◆ **Your goal**: Every line of the records below should be restated exactly.

** Opening Entries provided block **

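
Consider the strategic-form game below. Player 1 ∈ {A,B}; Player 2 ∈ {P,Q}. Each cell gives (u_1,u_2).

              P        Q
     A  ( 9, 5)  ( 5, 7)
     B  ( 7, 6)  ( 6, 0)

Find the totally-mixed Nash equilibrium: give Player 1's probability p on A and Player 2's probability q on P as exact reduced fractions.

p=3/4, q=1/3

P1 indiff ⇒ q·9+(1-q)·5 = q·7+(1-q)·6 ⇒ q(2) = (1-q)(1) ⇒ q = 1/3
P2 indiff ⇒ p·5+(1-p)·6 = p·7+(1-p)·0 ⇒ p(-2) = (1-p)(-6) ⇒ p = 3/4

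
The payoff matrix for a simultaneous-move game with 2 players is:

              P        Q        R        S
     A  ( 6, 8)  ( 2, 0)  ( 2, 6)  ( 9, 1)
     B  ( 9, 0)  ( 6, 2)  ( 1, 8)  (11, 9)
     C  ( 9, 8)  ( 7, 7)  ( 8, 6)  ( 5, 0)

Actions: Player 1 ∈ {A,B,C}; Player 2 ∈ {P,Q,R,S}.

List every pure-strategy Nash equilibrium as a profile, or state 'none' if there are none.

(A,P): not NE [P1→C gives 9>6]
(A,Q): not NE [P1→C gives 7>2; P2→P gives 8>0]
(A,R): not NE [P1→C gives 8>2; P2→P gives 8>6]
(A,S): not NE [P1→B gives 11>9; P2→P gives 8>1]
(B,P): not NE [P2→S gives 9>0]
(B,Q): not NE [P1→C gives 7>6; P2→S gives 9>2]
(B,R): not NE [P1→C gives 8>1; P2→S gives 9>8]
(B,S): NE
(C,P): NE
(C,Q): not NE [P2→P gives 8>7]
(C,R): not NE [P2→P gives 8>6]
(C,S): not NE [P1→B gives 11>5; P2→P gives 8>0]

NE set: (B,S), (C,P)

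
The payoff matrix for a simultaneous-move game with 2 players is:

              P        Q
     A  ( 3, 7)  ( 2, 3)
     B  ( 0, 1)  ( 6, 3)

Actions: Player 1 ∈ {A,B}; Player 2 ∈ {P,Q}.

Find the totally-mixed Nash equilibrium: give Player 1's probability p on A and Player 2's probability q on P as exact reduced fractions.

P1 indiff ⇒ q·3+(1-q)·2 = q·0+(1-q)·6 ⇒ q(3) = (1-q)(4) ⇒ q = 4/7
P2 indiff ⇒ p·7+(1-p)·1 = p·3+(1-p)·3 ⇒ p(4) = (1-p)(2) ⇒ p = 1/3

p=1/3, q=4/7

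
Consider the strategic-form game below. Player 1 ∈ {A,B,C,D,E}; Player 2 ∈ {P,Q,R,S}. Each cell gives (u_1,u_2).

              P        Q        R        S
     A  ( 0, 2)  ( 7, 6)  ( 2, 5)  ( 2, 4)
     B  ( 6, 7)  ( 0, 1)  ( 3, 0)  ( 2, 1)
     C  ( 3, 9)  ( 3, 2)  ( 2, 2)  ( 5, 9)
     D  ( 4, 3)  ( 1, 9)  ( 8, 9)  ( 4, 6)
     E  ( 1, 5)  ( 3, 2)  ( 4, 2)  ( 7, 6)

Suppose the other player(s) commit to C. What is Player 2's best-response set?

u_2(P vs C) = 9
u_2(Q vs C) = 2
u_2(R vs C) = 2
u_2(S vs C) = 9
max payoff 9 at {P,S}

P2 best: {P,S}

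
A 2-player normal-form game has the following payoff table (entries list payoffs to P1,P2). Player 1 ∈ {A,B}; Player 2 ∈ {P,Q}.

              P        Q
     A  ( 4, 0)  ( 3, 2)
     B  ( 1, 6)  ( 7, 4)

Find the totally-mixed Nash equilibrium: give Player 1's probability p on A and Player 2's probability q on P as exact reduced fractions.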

** Closing Entries provided block **

◆ **Answer section**:
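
Consider the strategic-form game below. Player 1 ∈ {A,B}; Player 2 ∈ {P,Q}. Each cell gives (u_1,u_2).

              P        Q
     A  ( 9, 5)  ( 5, 7)
     B  ( 7, 6)  ( 6, 0)

Find the totally-mixed Nash equilibrium: give Player 1's probability p on A and Player 2's probability q on P as exact reduced fractions.

p=3/4, q=1/3

P1 indiff ⇒ q·9+(1-q)·5 = q·7+(1-q)·6 ⇒ q(2) = (1-q)(1) ⇒ q = 1/3
P2 indiff ⇒ p·5+(1-p)·6 = p·7+(1-p)·0 ⇒ p(-2) = (1-p)(-6) ⇒ p = 3/4

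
The payoff matrix for a simultaneous-move game with 2 players is:

              P        Q        R        S
     A  ( 6, 8)  ( 2, 0)  ( 2, 6)  ( 9, 1)
     B  ( 9, 0)  ( 6, 2)  ( 1, 8)  (11, 9)
     C  ( 9, 8)  ( 7, 7)  ( 8, 6)  ( 5, 0)

Actions: Player 1 ∈ {A,B,C}; Player 2 ∈ {P,Q,R,S}.

List every pure-strategy Nash equilibrium as a profile, or state 'none' if there are none.

(A,P): not NE [P1→C gives 9>6]
(A,Q): not NE [P1→C gives 7>2; P2→P gives 8>0]
(A,R): not NE [P1→C gives 8>2; P2→P gives 8>6]
(A,S): not NE [P1→B gives 11>9; P2→P gives 8>1]
(B,P): not NE [P2→S gives 9>0]
(B,Q): not NE [P1→C gives 7>6; P2→S gives 9>2]
(B,R): not NE [P1→C gives 8>1; P2→S gives 9>8]
(B,S): NE
(C,P): NE
(C,Q): not NE [P2→P gives 8>7]
(C,R): not NE [P2→P gives 8>6]
(C,S): not NE [P1→B gives 11>5; P2→P gives 8>0]

NE set: (B,S), (C,P)

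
The payoff matrix for a simultaneous-move game with 2 players is:

              P        Q
     A  ( 3, 7)  ( 2, 3)
     B  ( 0, 1)  ( 6, 3)

Actions: Player 1 ∈ {A,B}; Player 2 ∈ {P,Q}.

Find the totally-mixed Nash equilibrium: give Player 1's probability p on A and Player 2's probability q on P as exact reduced fractions.

P1 indiff ⇒ q·3+(1-q)·2 = q·0+(1-q)·6 ⇒ q(3) = (1-q)(4) ⇒ q = 4/7
P2 indiff ⇒ p·7+(1-p)·1 = p·3+(1-p)·3 ⇒ p(4) = (1-p)(2) ⇒ p = 1/3

p=1/3, q=4/7

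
Consider the strategic-form game below. Player 1 ∈ {A,B,C,D,E}; Player 2 ∈ {P,Q,R,S}. Each cell gives (u_1,u_2).

              P        Q        R        S
     A  ( 0, 2)  ( 7, 6)  ( 2, 5)  ( 2, 4)
     B  ( 6, 7)  ( 0, 1)  ( 3, 0)  ( 2, 1)
     C  ( 3, 9)  ( 3, 2)  ( 2, 2)  ( 5, 9)
     D  ( 4, 3)  ( 1, 9)  ( 8, 9)  ( 4, 6)
     E  ( 1, 5)  ( 3, 2)  ( 4, 2)  ( 7, 6)

Suppose the other player(s) commit to C. What is Player 2's best-response set?

u_2(P vs C) = 9
u_2(Q vs C) = 2
u_2(R vs C) = 2
u_2(S vs C) = 9
max payoff 9 at {P,S}

P2 best: {P,S}

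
A 2-player normal-form game has the following payoff table (entries list payoffs to P1,P2). Player 1 ∈ {A,B}; Player 2 ∈ {P,Q}.

              P        Q
     A  ( 4, 0)  ( 3, 2)
     B  ( 1, 6)  ( 7, 4)

Find the totally-mixed Nash equilibrium: give Player 1's probability p on A and Player 2's probability q on P as exact reduced fractions.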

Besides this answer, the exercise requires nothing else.